- **Problem description**
Scan the material for the word "that" and return every matching line.

+++ Given records

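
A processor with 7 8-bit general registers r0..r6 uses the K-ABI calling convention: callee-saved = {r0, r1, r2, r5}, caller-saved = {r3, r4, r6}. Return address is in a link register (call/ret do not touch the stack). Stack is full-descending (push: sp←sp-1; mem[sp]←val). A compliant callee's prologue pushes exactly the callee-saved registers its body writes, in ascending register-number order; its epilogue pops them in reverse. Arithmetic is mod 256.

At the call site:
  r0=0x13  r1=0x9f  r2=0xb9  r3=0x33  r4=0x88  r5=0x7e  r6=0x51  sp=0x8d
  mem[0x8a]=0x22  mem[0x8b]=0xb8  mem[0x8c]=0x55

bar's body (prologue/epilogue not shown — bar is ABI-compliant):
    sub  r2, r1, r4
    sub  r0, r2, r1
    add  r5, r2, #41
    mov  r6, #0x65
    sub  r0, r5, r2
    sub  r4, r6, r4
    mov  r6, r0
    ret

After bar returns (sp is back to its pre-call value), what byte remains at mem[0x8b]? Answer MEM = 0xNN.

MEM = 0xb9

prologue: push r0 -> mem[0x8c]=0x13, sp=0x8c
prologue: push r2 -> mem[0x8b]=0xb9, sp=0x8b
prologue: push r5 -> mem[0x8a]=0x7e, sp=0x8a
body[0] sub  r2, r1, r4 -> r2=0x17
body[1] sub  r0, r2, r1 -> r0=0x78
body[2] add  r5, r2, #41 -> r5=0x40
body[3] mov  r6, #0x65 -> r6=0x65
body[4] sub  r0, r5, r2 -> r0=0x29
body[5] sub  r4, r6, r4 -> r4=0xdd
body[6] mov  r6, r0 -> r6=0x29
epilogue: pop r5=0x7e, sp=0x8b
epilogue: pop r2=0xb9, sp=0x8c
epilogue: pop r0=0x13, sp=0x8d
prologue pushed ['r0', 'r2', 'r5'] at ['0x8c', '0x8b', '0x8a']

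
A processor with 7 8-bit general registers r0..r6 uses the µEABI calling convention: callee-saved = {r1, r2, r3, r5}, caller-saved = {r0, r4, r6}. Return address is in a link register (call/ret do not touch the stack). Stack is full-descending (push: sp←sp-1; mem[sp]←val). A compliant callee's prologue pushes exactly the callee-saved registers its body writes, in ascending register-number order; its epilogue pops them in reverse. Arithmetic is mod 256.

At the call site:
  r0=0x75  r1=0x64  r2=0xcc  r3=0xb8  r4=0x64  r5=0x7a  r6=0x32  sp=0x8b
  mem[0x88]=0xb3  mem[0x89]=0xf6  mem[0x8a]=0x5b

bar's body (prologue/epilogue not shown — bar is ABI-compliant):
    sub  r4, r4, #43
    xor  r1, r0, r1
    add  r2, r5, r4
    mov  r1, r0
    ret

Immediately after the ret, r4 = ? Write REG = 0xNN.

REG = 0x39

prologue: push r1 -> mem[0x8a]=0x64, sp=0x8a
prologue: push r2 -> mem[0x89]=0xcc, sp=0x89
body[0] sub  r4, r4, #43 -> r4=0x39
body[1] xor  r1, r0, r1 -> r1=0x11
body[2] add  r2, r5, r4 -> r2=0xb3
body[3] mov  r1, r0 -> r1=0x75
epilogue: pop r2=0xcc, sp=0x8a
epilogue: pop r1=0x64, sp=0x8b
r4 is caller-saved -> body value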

++++++
+++ Given records

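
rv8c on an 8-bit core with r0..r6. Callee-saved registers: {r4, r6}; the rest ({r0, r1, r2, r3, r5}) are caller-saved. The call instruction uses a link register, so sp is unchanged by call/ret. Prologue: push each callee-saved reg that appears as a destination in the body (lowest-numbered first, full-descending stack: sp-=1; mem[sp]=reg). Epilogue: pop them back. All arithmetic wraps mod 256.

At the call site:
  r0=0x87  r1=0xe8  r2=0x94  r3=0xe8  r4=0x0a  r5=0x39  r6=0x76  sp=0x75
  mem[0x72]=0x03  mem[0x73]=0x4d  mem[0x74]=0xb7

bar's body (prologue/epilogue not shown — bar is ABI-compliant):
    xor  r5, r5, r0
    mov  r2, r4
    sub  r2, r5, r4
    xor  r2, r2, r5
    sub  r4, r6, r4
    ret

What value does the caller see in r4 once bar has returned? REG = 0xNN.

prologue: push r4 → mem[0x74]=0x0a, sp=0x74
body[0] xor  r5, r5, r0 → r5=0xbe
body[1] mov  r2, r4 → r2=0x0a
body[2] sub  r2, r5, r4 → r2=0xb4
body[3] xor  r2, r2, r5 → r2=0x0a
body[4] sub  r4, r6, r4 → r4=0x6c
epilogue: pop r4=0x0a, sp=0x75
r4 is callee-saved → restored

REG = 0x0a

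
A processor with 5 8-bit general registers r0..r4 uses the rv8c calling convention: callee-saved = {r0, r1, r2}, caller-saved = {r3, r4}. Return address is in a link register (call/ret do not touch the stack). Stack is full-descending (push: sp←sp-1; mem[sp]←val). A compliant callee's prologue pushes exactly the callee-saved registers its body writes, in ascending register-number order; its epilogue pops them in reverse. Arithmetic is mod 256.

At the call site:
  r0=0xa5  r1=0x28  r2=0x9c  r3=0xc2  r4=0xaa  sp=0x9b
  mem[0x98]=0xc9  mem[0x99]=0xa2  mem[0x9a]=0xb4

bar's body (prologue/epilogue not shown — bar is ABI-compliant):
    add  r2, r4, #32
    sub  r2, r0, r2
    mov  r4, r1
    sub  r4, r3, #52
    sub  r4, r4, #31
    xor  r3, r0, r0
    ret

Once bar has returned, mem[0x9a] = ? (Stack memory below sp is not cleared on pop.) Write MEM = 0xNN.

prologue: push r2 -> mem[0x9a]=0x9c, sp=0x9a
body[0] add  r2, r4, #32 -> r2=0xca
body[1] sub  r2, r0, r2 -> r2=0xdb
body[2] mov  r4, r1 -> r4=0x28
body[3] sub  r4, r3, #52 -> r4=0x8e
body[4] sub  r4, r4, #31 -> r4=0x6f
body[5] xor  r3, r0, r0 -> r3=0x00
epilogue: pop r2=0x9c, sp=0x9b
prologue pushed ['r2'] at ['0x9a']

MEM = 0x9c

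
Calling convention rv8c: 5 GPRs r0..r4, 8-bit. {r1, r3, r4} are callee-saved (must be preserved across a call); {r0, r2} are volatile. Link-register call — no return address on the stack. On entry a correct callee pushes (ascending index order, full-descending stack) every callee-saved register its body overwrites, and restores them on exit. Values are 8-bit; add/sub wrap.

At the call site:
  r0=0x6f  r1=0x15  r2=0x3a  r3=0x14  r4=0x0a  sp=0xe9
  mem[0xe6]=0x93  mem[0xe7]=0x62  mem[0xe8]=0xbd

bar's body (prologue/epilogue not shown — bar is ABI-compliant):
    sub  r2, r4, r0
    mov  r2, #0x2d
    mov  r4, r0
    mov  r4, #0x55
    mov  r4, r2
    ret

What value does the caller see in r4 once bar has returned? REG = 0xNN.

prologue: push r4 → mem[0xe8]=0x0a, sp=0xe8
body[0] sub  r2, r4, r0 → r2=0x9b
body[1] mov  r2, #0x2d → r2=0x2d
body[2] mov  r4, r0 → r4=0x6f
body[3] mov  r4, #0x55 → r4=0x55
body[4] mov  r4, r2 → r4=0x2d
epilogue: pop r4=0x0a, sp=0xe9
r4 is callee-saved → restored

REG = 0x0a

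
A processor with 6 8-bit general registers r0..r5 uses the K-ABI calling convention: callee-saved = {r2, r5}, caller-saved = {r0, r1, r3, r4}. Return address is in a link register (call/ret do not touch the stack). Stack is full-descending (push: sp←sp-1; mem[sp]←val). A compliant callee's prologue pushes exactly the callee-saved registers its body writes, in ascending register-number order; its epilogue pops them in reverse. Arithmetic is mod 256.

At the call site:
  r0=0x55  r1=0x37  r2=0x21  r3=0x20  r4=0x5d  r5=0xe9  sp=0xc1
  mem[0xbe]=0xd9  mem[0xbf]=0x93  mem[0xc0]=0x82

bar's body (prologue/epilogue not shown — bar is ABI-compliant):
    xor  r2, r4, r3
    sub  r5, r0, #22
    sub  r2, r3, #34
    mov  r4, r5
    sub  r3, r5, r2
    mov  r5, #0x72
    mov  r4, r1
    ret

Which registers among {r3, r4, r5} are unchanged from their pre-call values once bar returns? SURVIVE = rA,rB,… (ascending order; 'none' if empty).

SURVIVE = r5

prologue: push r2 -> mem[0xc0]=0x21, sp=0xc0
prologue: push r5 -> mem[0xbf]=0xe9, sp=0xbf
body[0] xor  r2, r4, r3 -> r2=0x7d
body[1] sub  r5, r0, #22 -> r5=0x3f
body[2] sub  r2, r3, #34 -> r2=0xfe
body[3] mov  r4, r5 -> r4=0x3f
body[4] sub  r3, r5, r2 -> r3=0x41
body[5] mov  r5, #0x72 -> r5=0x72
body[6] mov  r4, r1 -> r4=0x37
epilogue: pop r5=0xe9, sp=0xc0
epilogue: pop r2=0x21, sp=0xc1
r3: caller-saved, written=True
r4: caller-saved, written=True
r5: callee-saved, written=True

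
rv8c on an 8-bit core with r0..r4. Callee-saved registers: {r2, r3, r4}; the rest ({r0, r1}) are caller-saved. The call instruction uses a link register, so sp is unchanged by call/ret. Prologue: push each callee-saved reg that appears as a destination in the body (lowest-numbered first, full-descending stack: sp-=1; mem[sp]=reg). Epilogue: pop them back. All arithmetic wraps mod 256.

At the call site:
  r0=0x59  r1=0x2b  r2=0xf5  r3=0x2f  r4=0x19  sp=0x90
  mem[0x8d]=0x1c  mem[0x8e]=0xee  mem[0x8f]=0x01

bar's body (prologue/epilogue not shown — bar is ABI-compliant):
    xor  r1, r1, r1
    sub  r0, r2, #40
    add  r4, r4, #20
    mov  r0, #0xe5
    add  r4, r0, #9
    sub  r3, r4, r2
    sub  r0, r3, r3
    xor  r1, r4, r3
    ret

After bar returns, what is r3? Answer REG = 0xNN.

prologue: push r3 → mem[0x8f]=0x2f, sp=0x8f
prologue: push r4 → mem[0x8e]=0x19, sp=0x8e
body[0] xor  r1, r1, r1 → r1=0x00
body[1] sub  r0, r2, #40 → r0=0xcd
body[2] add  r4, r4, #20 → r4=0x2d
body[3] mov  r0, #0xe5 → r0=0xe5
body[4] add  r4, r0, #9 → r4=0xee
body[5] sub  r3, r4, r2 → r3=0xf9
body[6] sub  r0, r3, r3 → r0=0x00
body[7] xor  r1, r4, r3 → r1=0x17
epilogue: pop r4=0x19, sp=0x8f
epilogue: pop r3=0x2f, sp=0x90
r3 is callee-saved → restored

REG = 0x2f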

++++++

- **Output of the exercise**
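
rv8c on an 8-bit core with r0..r6. Callee-saved registers: {r4, r6}; the rest ({r0, r1, r2, r3, r5}) are caller-saved. The call instruction uses a link register, so sp is unchanged by call/ret. Prologue: push each callee-saved reg that appears as a destination in the body (lowest-numbered first, full-descending stack: sp-=1; mem[sp]=reg). Epilogue: pop them back. All arithmetic wraps mod 256.
rv8c on an 8-bit core with r0..r4. Callee-saved registers: {r2, r3, r4}; the rest ({r0, r1}) are caller-saved. The call instruction uses a link register, so sp is unchanged by call/ret. Prologue: push each callee-saved reg that appears as a destination in the body (lowest-numbered first, full-descending stack: sp-=1; mem[sp]=reg). Epilogue: pop them back. All arithmetic wraps mod 256.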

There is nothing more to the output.